* Task item *
Among the records, find the lines that hold the string "Helion" and return them.

* Provided information *
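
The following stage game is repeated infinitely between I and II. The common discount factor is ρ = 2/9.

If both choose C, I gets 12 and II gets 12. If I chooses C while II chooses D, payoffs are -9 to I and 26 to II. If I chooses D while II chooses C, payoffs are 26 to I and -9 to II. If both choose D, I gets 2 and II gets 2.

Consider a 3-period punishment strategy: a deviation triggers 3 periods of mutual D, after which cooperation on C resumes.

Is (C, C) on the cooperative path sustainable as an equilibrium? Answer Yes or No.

No

Comparing payoff streams over the 4 periods until play realigns: cooperate → 12(1+ρ+…+ρ^3); deviate → 26 + 2(ρ+…+ρ^3).
Cooperation is sustained iff (12−2)(ρ+…+ρ^3) ≥ 26−12.
ρ+…+ρ^3 = 2/9·(1−(2/9)^3)/(1−2/9) = 0.2826, and (26−12)/(12−2) = 1.4000.
0.2826 < 1.4000, so cooperation is not sustainable.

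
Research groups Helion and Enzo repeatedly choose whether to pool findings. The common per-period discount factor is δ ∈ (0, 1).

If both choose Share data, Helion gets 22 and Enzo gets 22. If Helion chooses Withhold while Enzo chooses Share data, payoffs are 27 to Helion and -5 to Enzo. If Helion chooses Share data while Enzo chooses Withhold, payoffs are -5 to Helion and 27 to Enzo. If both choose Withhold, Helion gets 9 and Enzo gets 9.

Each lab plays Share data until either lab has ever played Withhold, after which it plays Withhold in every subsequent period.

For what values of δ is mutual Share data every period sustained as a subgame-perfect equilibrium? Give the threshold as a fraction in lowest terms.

5/18

Under grim trigger the critical discount factor is (T−C)/(T−P) with T = 27, C = 22, P = 9.
δ* = (27−22)/(27−9) = 5/18.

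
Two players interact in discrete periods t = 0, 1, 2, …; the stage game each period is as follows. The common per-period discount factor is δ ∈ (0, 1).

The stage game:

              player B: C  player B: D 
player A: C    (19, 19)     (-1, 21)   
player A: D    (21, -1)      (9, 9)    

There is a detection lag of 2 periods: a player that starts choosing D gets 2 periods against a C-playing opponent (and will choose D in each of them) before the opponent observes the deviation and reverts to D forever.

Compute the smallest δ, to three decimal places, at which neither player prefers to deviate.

0.408

A deviator earns 21 for 2 periods, then 9 forever; cooperating earns 19 forever. Multiplying the IC by (1−δ):
19 ≥ 21(1−δ^2) + 9δ^2, so 12·δ^2 ≥ 2 and δ^2 ≥ 1/6.
δ ≥ (1/6)^(1/2) ≈ 0.408.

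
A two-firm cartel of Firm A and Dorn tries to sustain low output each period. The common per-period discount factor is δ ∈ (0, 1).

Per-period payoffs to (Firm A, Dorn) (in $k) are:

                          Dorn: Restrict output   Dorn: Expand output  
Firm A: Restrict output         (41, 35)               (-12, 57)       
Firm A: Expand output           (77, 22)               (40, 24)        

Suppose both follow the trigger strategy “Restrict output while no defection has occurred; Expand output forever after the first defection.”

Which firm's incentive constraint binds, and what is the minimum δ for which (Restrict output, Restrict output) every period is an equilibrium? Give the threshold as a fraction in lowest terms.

For Firm A: deviation gain 77−41 = 36, per-period punishment loss 41−40 = 1. IC gives δ ≥ 36/37.
For Dorn: gain 22, loss 11 per period, so δ ≥ 22/33 = 2/3.
The tighter constraint is Firm A's, so cooperation needs δ ≥ 36/37.

Firm A; δ ≥ 36/37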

* Output for this task *
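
Research groups Helion and Enzo repeatedly choose whether to pool findings. The common per-period discount factor is δ ∈ (0, 1).
If both choose Share data, Helion gets 22 and Enzo gets 22. If Helion chooses Withhold while Enzo chooses Share data, payoffs are 27 to Helion and -5 to Enzo. If Helion chooses Share data while Enzo chooses Withhold, payoffs are -5 to Helion and 27 to Enzo. If both choose Withhold, Helion gets 9 and Enzo gets 9.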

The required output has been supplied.